Materials provided Start Marker
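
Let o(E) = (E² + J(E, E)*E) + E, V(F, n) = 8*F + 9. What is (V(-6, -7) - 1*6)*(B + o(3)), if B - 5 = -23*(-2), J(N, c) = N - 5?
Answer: -2565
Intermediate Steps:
J(N, c) = -5 + N
V(F, n) = 9 + 8*F
B = 51 (B = 5 - 23*(-2) = 5 + 46 = 51)
o(E) = E + E² + E*(-5 + E) (o(E) = (E² + (-5 + E)*E) + E = (E² + E*(-5 + E)) + E = E + E² + E*(-5 + E))
(V(-6, -7) - 1*6)*(B + o(3)) = ((9 + 8*(-6)) - 1*6)*(51 + 2*3*(-2 + 3)) = ((9 - 48) - 6)*(51 + 2*3*1) = (-39 - 6)*(51 + 6) = -45*57 = -2565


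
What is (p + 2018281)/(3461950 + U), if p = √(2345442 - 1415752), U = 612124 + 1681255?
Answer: 2018281/5755329 + √929690/5755329 ≈ 0.35085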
Materials provided End Marker
- _What the exercise asks_
Please output, exactly, the lines of the listing from the one containing "What is (p +" through the last, inclusive, and no other lines.

- _Written response_
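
What is (p + 2018281)/(3461950 + U), if p = √(2345442 - 1415752), U = 612124 + 1681255?
Answer: 2018281/5755329 + √929690/5755329 ≈ 0.35085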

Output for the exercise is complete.